Supplied material section start

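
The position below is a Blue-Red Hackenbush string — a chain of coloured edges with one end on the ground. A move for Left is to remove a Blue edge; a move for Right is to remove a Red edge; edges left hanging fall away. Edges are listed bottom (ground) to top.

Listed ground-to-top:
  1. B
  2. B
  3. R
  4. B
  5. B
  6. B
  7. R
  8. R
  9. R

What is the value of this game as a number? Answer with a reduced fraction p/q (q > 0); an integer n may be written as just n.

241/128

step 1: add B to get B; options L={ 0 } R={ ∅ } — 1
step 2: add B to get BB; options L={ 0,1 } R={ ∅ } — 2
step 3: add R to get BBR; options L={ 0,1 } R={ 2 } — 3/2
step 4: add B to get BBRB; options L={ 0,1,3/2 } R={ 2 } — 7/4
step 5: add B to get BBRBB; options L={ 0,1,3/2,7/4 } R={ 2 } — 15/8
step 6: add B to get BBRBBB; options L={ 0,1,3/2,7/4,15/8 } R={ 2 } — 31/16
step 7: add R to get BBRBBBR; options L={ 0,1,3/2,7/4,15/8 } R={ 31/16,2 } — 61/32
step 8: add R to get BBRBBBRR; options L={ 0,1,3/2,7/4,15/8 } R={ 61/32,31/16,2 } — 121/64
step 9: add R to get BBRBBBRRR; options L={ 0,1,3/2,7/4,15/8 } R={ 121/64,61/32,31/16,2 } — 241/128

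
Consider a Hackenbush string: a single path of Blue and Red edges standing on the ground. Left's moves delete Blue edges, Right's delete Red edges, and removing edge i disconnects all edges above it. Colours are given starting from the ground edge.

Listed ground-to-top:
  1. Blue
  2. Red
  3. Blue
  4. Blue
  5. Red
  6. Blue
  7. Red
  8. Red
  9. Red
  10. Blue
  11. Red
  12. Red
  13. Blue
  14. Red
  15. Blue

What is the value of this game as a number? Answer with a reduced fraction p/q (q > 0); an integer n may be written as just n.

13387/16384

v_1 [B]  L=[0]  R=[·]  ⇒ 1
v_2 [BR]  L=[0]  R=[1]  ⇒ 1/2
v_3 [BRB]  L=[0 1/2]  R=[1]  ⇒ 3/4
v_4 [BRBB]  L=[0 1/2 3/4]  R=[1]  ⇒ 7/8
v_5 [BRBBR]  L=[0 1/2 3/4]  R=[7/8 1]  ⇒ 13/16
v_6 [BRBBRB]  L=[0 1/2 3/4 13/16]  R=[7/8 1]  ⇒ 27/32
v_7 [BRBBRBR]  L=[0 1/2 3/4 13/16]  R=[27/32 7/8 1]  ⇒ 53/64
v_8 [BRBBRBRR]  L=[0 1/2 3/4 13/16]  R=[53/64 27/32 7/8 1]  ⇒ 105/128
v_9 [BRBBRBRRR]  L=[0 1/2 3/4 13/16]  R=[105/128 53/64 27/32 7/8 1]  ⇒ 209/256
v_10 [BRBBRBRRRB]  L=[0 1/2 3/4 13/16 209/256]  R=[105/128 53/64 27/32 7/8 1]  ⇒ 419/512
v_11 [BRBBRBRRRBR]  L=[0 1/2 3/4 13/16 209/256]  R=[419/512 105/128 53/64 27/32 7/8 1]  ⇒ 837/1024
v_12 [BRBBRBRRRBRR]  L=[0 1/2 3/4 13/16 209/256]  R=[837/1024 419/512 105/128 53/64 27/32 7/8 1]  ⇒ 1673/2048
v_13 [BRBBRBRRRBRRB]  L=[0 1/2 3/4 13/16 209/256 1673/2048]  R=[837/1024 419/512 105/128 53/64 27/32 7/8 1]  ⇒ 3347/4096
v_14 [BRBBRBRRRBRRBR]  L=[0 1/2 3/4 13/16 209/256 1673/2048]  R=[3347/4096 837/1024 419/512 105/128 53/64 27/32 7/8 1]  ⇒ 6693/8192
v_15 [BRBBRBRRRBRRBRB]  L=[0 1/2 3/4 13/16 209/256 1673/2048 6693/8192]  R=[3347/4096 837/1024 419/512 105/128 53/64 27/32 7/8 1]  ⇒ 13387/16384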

Supplied material section end

> _What you should do_: All of the data above should be duplicated exactly.

> _Result of the task_:
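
The position below is a Blue-Red Hackenbush string — a chain of coloured edges with one end on the ground. A move for Left is to remove a Blue edge; a move for Right is to remove a Red edge; edges left hanging fall away. Edges are listed bottom (ground) to top.

Listed ground-to-top:
  1. B
  2. B
  3. R
  4. B
  5. B
  6. B
  7. R
  8. R
  9. R

What is the value of this game as a number? Answer with a reduced fraction p/q (q > 0); an integer n may be written as just n.

241/128

step 1: add B to get B; options L={ 0 } R={ ∅ } — 1
step 2: add B to get BB; options L={ 0,1 } R={ ∅ } — 2
step 3: add R to get BBR; options L={ 0,1 } R={ 2 } — 3/2
step 4: add B to get BBRB; options L={ 0,1,3/2 } R={ 2 } — 7/4
step 5: add B to get BBRBB; options L={ 0,1,3/2,7/4 } R={ 2 } — 15/8
step 6: add B to get BBRBBB; options L={ 0,1,3/2,7/4,15/8 } R={ 2 } — 31/16
step 7: add R to get BBRBBBR; options L={ 0,1,3/2,7/4,15/8 } R={ 31/16,2 } — 61/32
step 8: add R to get BBRBBBRR; options L={ 0,1,3/2,7/4,15/8 } R={ 61/32,31/16,2 } — 121/64
step 9: add R to get BBRBBBRRR; options L={ 0,1,3/2,7/4,15/8 } R={ 121/64,61/32,31/16,2 } — 241/128

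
Consider a Hackenbush string: a single path of Blue and Red edges standing on the ground. Left's moves delete Blue edges, Right's delete Red edges, and removing edge i disconnects all edges above it. Colours are given starting from the ground edge.

Listed ground-to-top:
  1. Blue
  2. Red
  3. Blue
  4. Blue
  5. Red
  6. Blue
  7. Red
  8. Red
  9. Red
  10. Blue
  11. Red
  12. Red
  13. Blue
  14. Red
  15. Blue

What is the value of this game as a number? Answer with a reduced fraction p/q (q > 0); an integer n may be written as just n.

13387/16384

v_1 [B]  L=[0]  R=[·]  ⇒ 1
v_2 [BR]  L=[0]  R=[1]  ⇒ 1/2
v_3 [BRB]  L=[0 1/2]  R=[1]  ⇒ 3/4
v_4 [BRBB]  L=[0 1/2 3/4]  R=[1]  ⇒ 7/8
v_5 [BRBBR]  L=[0 1/2 3/4]  R=[7/8 1]  ⇒ 13/16
v_6 [BRBBRB]  L=[0 1/2 3/4 13/16]  R=[7/8 1]  ⇒ 27/32
v_7 [BRBBRBR]  L=[0 1/2 3/4 13/16]  R=[27/32 7/8 1]  ⇒ 53/64
v_8 [BRBBRBRR]  L=[0 1/2 3/4 13/16]  R=[53/64 27/32 7/8 1]  ⇒ 105/128
v_9 [BRBBRBRRR]  L=[0 1/2 3/4 13/16]  R=[105/128 53/64 27/32 7/8 1]  ⇒ 209/256
v_10 [BRBBRBRRRB]  L=[0 1/2 3/4 13/16 209/256]  R=[105/128 53/64 27/32 7/8 1]  ⇒ 419/512
v_11 [BRBBRBRRRBR]  L=[0 1/2 3/4 13/16 209/256]  R=[419/512 105/128 53/64 27/32 7/8 1]  ⇒ 837/1024
v_12 [BRBBRBRRRBRR]  L=[0 1/2 3/4 13/16 209/256]  R=[837/1024 419/512 105/128 53/64 27/32 7/8 1]  ⇒ 1673/2048
v_13 [BRBBRBRRRBRRB]  L=[0 1/2 3/4 13/16 209/256 1673/2048]  R=[837/1024 419/512 105/128 53/64 27/32 7/8 1]  ⇒ 3347/4096
v_14 [BRBBRBRRRBRRBR]  L=[0 1/2 3/4 13/16 209/256 1673/2048]  R=[3347/4096 837/1024 419/512 105/128 53/64 27/32 7/8 1]  ⇒ 6693/8192
v_15 [BRBBRBRRRBRRBRB]  L=[0 1/2 3/4 13/16 209/256 1673/2048 6693/8192]  R=[3347/4096 837/1024 419/512 105/128 53/64 27/32 7/8 1]  ⇒ 13387/16384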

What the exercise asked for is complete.